What is expected: Take the entries that follow and write each one out exactly.

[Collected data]
****

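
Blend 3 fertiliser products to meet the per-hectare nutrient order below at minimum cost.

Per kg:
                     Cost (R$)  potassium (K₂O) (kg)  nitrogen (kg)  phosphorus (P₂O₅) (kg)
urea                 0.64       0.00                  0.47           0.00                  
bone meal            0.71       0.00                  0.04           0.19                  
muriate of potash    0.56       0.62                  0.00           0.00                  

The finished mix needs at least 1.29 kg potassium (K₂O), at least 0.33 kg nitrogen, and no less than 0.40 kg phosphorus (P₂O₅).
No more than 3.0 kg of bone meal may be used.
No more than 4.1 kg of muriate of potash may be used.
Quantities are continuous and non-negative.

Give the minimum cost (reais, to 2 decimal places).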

****

Output:
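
Blend 3 fertiliser products to meet the per-hectare nutrient order below at minimum cost.

Per kg:
                     Cost (R$)  potassium (K₂O) (kg)  nitrogen (kg)  phosphorus (P₂O₅) (kg)
urea                 0.64       0.00                  0.47           0.00                  
bone meal            0.71       0.00                  0.04           0.19                  
muriate of potash    0.56       0.62                  0.00           0.00                  

The finished mix needs at least 1.29 kg potassium (K₂O), at least 0.33 kg nitrogen, and no less than 0.40 kg phosphorus (P₂O₅).
No more than 3.0 kg of bone meal may be used.
No more than 4.1 kg of muriate of potash may be used.
Quantities are continuous and non-negative.

Give the minimum cost (reais, to 2 decimal places).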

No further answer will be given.